**WORK INSTRUCTIONS:**
Only lines holding the word "less" are wanted from the records; copy all of them.

**DATA TO EXAMINE:**
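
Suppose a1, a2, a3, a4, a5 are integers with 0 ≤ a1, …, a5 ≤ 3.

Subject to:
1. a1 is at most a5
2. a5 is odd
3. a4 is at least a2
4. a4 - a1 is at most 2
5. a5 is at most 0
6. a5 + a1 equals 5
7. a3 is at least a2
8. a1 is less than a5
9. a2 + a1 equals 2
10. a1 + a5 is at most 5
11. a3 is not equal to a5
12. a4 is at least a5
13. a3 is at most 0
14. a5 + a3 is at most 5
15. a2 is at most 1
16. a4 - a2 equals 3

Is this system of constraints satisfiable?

Unsatisfiable

From constraints 7 and 13: a2 ≤ a3 ≤ 0. From constraints 1 and 5: a1 ≤ a5 ≤ 0. Hence a2 + a1 ≤ 0. But constraint 9 requires a2 + a1 = 2, and 2 > 0. Contradiction.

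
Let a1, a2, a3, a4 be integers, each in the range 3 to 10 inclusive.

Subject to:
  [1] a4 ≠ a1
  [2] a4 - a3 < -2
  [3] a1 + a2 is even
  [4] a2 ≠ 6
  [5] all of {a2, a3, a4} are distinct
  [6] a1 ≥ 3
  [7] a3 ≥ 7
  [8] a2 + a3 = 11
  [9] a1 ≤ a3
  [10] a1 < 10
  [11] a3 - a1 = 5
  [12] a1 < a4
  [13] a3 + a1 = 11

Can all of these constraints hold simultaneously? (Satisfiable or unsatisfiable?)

Setting (a1, a2, a3, a4) = (3, 3, 8, 4) satisfies everything: constraint 2: a4 - a3 = -4; constraint 8: a2 + a3 = 11, and the others follow.

Satisfiable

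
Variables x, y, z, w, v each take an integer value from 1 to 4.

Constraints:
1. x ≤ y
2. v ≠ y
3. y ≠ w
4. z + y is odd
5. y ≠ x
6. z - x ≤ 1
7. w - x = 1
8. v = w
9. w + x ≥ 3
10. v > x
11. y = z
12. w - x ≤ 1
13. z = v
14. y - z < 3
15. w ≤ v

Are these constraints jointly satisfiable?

Unsatisfiable

From constraints 8, 11, and 13, y = z = v = w, so y = w. But constraint 3 says y ≠ w. Contradiction.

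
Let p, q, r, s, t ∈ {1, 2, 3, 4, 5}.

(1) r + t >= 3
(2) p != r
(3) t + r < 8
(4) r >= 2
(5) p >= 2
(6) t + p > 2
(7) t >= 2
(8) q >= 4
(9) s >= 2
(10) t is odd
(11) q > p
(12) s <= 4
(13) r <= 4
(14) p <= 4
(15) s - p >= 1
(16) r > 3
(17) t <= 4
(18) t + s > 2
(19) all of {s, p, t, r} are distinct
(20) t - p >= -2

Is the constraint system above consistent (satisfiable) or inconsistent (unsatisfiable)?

Unsatisfiable

Constraints 4, 5, 7, 9, 12, 13, 14, and 17 confine each of s, p, t, r to the 3 values {2, …, 4}.
Constraint 19 requires all 4 of them to be distinct, but only 3 values are available — impossible by the pigeonhole principle.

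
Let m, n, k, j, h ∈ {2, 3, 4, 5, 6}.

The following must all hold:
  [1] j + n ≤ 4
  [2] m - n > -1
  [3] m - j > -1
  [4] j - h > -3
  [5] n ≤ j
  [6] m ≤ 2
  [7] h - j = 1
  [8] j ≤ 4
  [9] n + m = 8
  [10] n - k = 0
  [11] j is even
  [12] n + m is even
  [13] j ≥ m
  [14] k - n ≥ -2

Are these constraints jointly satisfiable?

Unsatisfiable

From constraints 5 and 8: n ≤ j ≤ 4. From constraint 6: m ≤ 2. Hence n + m ≤ 6. But constraint 9 requires n + m = 8, and 8 > 6. Contradiction.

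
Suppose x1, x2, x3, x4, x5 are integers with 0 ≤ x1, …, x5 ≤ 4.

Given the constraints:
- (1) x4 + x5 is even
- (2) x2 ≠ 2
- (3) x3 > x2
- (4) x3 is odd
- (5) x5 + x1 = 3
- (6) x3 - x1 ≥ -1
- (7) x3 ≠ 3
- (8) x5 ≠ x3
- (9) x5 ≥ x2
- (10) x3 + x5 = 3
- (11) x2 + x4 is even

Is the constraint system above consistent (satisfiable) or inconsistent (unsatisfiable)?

Setting (x1, x2, x3, x4, x5) = (1, 0, 1, 4, 2) satisfies everything: constraint 5: x5 + x1 = 3; constraint 6: x3 - x1 = 0; constraint 10: x3 + x5 = 3, and the others follow.

Satisfiable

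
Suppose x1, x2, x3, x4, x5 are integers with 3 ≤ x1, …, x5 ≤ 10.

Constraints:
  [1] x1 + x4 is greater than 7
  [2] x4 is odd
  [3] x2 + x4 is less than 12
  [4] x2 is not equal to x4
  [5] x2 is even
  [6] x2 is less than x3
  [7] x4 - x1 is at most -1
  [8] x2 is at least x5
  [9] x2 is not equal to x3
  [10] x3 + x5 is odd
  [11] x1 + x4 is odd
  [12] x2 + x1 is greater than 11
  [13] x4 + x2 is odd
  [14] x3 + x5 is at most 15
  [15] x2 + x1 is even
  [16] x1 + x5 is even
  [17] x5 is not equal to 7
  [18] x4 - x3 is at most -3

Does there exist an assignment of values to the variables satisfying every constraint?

Try x1 = 6, x2 = 6, x3 = 9, x4 = 3, x5 = 4.
Check constraint 1: x1 + x4 = 9; constraint 3: x2 + x4 = 9; constraint 7: x4 - x1 = -3. The remaining constraints are straightforward to verify.

Satisfiable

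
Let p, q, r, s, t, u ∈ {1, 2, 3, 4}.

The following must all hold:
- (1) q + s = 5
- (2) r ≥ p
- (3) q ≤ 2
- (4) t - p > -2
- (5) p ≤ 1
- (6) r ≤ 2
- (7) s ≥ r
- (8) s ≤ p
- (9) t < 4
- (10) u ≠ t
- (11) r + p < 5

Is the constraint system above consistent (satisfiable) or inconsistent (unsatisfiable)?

From constraint 3: q ≤ 2. From constraints 5 and 8: s ≤ p ≤ 1. Hence q + s ≤ 3. But constraint 1 requires q + s = 5, and 5 > 3. Contradiction.

Unsatisfiable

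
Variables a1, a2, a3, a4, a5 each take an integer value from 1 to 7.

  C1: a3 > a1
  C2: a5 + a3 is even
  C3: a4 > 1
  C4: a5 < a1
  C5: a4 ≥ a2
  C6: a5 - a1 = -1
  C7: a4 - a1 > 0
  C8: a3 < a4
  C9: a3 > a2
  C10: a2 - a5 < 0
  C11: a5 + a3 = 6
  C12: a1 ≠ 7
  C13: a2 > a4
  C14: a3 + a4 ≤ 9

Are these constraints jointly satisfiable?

Constraints 1, 4, 8, 10, and 13 give a5 < a1, a1 < a3, a3 < a4, a4 < a2, a2 < a5. Chaining: a5 < a1 < a3 < a4 < a2 < a5, which forces a5 < a5 — impossible.

Unsatisfiable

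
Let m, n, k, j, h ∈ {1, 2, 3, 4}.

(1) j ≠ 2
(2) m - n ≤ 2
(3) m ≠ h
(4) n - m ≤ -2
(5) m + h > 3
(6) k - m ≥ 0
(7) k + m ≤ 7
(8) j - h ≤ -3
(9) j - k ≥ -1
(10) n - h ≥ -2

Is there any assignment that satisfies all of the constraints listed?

Unsatisfiable

Constraints 4, 6, 8, 9, and 10 give j − k ≥ -1, k − m ≥ 0, m − n ≥ 2, n − h ≥ -2, h − j ≥ 3.
Adding all 5 inequalities: the left sides telescope to 0, and the right sides sum to (-1) + 0 + 2 + (-2) + 3 = 2. So 0 ≥ 2, which is false.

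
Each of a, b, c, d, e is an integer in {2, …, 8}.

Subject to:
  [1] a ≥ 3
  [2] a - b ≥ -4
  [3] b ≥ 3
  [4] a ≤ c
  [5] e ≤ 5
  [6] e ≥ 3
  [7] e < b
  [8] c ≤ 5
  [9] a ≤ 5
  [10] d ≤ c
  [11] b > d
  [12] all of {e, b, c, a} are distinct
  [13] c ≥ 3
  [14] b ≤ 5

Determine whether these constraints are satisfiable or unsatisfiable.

Constraints 1, 3, 5, 6, 8, 9, 13, and 14 confine each of e, b, c, a to the 3 values {3, …, 5}.
Constraint 12 requires all 4 of them to be distinct, but only 3 values are available — impossible by the pigeonhole principle.

Unsatisfiable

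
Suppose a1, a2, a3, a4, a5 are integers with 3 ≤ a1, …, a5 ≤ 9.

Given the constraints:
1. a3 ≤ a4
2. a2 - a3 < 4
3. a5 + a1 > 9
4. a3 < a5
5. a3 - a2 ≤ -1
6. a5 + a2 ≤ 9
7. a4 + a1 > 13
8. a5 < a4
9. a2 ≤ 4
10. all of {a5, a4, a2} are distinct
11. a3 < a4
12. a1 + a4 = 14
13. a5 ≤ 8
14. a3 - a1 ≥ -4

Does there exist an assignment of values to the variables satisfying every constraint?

Take a1 = 7, a2 = 4, a3 = 3, a4 = 7, a5 = 5. Then constraint 2: a2 - a3 = 1; constraint 3: a5 + a1 = 12, and every other listed constraint is also met.

Satisfiable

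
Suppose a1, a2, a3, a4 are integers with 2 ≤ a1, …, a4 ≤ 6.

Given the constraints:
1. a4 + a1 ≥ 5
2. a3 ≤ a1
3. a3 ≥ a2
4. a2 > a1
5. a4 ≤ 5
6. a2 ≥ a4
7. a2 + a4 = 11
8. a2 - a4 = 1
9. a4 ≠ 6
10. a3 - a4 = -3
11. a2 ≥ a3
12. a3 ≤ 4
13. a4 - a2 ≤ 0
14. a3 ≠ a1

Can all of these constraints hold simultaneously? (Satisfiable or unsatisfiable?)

Unsatisfiable

From constraints 3 and 12: a2 ≤ a3 ≤ 4. From constraint 5: a4 ≤ 5. Hence a2 + a4 ≤ 9. But constraint 7 requires a2 + a4 = 11, and 11 > 9. Contradiction.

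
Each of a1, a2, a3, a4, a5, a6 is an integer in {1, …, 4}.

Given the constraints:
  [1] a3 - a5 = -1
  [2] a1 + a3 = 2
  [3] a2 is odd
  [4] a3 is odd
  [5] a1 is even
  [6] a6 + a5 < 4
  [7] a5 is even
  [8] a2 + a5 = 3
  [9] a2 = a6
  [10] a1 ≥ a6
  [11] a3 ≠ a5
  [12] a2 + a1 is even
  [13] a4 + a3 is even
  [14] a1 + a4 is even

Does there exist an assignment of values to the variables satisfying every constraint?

Unsatisfiable

Constraint 3 makes a2 odd and constraint 5 makes a1 even, so a2 + a1 must be odd. Constraint 12 says a2 + a1 is even — contradiction.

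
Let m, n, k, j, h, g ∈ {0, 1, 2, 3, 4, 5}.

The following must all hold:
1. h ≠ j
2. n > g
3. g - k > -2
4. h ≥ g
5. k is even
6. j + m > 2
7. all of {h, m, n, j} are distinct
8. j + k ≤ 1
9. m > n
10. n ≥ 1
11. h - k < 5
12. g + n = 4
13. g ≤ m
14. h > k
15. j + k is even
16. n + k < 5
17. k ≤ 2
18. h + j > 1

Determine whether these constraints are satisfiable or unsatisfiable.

Try m = 5, n = 4, k = 0, j = 0, h = 3, g = 0.
Check constraint 3: g - k = 0; constraint 6: j + m = 5. The remaining constraints are straightforward to verify.

Satisfiable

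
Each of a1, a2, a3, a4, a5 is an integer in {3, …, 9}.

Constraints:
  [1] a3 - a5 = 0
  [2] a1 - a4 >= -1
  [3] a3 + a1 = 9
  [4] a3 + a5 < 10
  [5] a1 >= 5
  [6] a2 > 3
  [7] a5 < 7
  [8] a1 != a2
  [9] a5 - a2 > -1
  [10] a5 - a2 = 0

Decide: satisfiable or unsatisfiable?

Satisfiable

Setting (a1, a2, a3, a4, a5) = (5, 4, 4, 6, 4) satisfies everything: constraint 1: a3 - a5 = 0; constraint 2: a1 - a4 = -1; constraint 3: a3 + a1 = 9, and the others follow.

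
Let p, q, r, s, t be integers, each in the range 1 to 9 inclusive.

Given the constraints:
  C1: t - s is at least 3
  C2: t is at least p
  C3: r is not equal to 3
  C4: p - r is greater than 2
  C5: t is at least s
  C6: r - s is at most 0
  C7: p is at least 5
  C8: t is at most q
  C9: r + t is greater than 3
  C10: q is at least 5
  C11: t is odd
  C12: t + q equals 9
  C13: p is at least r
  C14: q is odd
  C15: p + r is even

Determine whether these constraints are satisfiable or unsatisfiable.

Unsatisfiable

From constraints 2 and 7: t ≥ p ≥ 5. From constraint 10: q ≥ 5. Hence t + q ≥ 10. But constraint 12 requires t + q = 9, and 9 < 10. Contradiction.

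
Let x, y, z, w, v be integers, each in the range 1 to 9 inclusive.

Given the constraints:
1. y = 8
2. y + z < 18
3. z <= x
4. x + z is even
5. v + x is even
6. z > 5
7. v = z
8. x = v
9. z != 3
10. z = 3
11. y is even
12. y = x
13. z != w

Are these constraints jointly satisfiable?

Unsatisfiable

Constraint 1 fixes y = 8 and constraint 10 fixes z = 3. Constraints 7, 8, and 12 give y = x = v = z, so y = z. But 8 ≠ 3 — contradiction.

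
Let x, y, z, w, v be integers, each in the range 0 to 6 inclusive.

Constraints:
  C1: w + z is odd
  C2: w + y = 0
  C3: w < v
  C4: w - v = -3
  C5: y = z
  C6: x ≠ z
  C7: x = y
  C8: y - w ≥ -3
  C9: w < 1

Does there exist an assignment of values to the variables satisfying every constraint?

From constraints 5 and 7, x = y = z, so x = z. But constraint 6 says x ≠ z. Contradiction.

Unsatisfiable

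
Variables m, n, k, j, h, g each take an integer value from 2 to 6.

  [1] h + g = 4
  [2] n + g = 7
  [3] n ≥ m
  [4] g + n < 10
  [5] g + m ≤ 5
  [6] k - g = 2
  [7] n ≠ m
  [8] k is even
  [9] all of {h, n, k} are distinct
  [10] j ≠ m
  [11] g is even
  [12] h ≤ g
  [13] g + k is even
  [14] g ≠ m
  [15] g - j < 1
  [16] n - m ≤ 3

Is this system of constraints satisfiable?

The assignment m = 3, n = 5, k = 4, j = 4, h = 2, g = 2 works:
  constraint 1 holds since h + g = 4.
  constraint 2 holds since n + g = 7.
The rest check out directly.

Satisfiable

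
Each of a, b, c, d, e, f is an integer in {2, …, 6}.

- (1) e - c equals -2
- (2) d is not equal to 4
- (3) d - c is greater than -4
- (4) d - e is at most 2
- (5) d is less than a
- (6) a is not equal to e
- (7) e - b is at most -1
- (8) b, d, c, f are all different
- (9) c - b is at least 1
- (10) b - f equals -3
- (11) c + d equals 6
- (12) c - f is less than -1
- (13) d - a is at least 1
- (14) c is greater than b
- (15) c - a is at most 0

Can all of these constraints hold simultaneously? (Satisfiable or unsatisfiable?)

Constraints 4, 7, 9, 13, and 15 give e − d ≥ -2, d − a ≥ 1, a − c ≥ 0, c − b ≥ 1, b − e ≥ 1.
Adding all 5 inequalities: the left sides telescope to 0, and the right sides sum to (-2) + 1 + 0 + 1 + 1 = 1. So 0 ≥ 1, which is false.

Unsatisfiable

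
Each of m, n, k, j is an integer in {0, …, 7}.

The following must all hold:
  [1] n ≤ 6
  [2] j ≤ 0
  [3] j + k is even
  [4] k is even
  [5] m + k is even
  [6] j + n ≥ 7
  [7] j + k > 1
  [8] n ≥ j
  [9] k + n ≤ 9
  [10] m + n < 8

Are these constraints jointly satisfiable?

Unsatisfiable

From constraint 2: j ≤ 0. From constraint 1: n ≤ 6. Hence j + n ≤ 6. But constraint 6 requires j + n ≥ 7, and 7 > 6. Contradiction.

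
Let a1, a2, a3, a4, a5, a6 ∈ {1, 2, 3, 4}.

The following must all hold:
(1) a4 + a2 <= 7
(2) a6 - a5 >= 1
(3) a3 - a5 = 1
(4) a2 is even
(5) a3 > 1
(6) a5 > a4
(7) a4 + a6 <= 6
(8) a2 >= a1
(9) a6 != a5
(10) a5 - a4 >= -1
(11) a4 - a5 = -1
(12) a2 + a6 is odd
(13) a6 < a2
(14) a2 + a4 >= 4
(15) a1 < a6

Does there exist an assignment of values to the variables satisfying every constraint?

Try a1 = 1, a2 = 4, a3 = 3, a4 = 1, a5 = 2, a6 = 3.
Check constraint 1: a4 + a2 = 5; constraint 2: a6 - a5 = 1. The remaining constraints are straightforward to verify.

Satisfiable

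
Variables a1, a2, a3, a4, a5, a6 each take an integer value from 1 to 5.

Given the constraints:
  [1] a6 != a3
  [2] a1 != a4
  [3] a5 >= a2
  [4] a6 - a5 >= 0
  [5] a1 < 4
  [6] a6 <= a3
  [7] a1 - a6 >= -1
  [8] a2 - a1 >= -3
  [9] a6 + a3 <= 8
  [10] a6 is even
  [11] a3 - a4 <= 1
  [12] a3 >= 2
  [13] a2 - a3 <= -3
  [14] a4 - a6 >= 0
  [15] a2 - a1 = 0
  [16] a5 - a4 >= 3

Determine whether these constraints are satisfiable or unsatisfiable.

Unsatisfiable

Constraints 4, 7, 8, 11, 13, and 16 give a4 − a3 ≥ -1, a3 − a2 ≥ 3, a2 − a1 ≥ -3, a1 − a6 ≥ -1, a6 − a5 ≥ 0, a5 − a4 ≥ 3.
Adding all 6 inequalities: the left sides telescope to 0, and the right sides sum to (-1) + 3 + (-3) + (-1) + 0 + 3 = 1. So 0 ≥ 1, which is false.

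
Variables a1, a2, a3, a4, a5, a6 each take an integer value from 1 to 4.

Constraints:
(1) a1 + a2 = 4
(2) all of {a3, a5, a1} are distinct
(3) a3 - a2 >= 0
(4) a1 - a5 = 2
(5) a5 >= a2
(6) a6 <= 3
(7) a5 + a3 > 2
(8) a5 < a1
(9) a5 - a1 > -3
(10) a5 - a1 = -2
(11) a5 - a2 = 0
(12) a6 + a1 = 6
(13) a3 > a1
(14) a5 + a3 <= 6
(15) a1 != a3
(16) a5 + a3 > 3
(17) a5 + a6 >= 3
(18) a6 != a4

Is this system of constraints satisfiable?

Satisfiable

Try a1 = 3, a2 = 1, a3 = 4, a4 = 2, a5 = 1, a6 = 3.
Check constraint 1: a1 + a2 = 4; constraint 3: a3 - a2 = 3; constraint 4: a1 - a5 = 2. The remaining constraints are straightforward to verify.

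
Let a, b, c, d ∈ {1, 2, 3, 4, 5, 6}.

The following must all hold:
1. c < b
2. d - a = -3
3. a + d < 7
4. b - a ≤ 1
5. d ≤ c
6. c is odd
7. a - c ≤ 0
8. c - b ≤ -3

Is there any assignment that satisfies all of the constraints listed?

Constraints 4, 7, and 8 give b − c ≥ 3, c − a ≥ 0, a − b ≥ -1.
Adding all 3 inequalities: the left sides telescope to 0, and the right sides sum to 3 + 0 + (-1) = 2. So 0 ≥ 2, which is false.

Unsatisfiable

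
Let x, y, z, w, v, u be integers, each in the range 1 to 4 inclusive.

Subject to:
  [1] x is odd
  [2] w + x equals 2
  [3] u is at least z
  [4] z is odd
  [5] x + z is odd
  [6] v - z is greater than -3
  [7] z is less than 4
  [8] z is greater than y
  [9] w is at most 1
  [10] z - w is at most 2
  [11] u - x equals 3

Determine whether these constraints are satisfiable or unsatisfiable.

Constraint 1 makes x odd and constraint 4 makes z odd, so x + z must be even. Constraint 5 says x + z is odd — contradiction.

Unsatisfiable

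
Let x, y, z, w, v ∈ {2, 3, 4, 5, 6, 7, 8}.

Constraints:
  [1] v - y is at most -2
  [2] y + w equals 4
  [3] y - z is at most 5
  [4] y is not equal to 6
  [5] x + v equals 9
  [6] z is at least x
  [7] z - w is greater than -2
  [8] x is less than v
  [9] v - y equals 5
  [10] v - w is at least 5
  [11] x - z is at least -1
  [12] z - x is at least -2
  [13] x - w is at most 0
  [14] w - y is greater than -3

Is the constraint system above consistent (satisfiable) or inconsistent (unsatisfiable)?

Constraints 1, 3, 10, 11, and 13 give z − y ≥ -5, y − v ≥ 2, v − w ≥ 5, w − x ≥ 0, x − z ≥ -1.
Adding all 5 inequalities: the left sides telescope to 0, and the right sides sum to (-5) + 2 + 5 + 0 + (-1) = 1. So 0 ≥ 1, which is false.

Unsatisfiable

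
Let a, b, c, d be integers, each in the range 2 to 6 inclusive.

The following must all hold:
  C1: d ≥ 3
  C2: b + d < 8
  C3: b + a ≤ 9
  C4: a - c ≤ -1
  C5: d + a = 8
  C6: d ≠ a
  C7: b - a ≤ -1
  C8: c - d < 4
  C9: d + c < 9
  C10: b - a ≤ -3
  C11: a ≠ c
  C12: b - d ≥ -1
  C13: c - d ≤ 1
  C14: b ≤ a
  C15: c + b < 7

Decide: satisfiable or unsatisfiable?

Unsatisfiable

Constraints 4, 10, 12, and 13 give a − b ≥ 3, b − d ≥ -1, d − c ≥ -1, c − a ≥ 1.
Adding all 4 inequalities: the left sides telescope to 0, and the right sides sum to 3 + (-1) + (-1) + 1 = 2. So 0 ≥ 2, which is false.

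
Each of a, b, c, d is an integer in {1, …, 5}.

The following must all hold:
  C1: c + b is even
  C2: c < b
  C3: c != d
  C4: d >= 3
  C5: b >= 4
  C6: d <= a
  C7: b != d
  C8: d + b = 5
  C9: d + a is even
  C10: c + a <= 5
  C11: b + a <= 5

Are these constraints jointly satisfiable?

Unsatisfiable

From constraint 5: b ≥ 4. From constraints 4 and 6: a ≥ d ≥ 3. Hence b + a ≥ 7. But constraint 11 requires b + a ≤ 5, and 5 < 7. Contradiction.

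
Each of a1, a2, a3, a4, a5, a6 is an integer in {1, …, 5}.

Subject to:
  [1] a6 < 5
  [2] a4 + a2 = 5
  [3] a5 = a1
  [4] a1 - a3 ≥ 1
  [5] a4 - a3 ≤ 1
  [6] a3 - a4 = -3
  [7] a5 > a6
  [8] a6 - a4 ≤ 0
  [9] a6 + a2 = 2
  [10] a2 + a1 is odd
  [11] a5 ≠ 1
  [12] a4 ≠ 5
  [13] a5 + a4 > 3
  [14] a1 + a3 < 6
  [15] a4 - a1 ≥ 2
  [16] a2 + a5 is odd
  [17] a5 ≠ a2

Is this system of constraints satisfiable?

Unsatisfiable

Constraints 4, 5, and 15 give a4 − a1 ≥ 2, a1 − a3 ≥ 1, a3 − a4 ≥ -1.
Adding all 3 inequalities: the left sides telescope to 0, and the right sides sum to 2 + 1 + (-1) = 2. So 0 ≥ 2, which is false.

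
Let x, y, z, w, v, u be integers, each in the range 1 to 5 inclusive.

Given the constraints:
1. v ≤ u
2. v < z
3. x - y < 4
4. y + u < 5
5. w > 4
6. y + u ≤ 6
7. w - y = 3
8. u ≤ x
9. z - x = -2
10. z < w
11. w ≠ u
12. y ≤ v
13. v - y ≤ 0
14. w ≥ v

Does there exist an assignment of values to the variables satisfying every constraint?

Setting (x, y, z, w, v, u) = (5, 2, 3, 5, 2, 2) satisfies everything: constraint 3: x - y = 3; constraint 4: y + u = 4; constraint 6: y + u = 4, and the others follow.

Satisfiable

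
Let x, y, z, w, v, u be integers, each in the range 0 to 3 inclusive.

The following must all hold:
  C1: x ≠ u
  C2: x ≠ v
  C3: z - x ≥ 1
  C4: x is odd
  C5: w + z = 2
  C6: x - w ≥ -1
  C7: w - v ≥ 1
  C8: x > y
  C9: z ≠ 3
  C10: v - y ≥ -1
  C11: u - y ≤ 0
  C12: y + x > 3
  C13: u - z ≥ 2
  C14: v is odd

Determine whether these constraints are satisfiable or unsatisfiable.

Constraints 3, 6, 7, 10, 11, and 13 give u − z ≥ 2, z − x ≥ 1, x − w ≥ -1, w − v ≥ 1, v − y ≥ -1, y − u ≥ 0.
Adding all 6 inequalities: the left sides telescope to 0, and the right sides sum to 2 + 1 + (-1) + 1 + (-1) + 0 = 2. So 0 ≥ 2, which is false.

Unsatisfiable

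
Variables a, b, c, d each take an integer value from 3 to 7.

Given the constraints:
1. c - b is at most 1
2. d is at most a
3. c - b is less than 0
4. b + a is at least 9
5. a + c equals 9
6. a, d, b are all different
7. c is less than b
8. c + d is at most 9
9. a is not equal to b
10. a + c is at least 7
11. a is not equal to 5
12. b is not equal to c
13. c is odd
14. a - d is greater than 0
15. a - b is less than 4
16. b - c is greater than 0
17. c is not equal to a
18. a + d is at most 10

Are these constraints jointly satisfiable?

Try a = 6, b = 4, c = 3, d = 3.
Check constraint 1: c - b = -1; constraint 3: c - b = -1. The remaining constraints are straightforward to verify.

Satisfiable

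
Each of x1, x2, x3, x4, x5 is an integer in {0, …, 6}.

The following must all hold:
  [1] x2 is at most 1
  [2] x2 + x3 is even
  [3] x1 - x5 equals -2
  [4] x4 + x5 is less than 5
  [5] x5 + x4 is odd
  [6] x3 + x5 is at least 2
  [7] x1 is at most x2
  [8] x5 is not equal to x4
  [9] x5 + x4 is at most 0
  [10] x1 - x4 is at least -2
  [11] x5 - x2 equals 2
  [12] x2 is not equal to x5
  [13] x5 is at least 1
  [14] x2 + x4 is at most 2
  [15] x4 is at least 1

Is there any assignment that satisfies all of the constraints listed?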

**EXERCISE SOLUTION:**
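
8. a1 is less than a5
  [3] x2 + x4 is less than 12
  [6] x2 is less than x3
- (5) d is less than a
- (12) c - f is less than -1
  [7] z is less than 4
  [8] x is less than v
3. c - b is less than 0
7. c is less than b
15. a - b is less than 4
  [4] x4 + x5 is less than 5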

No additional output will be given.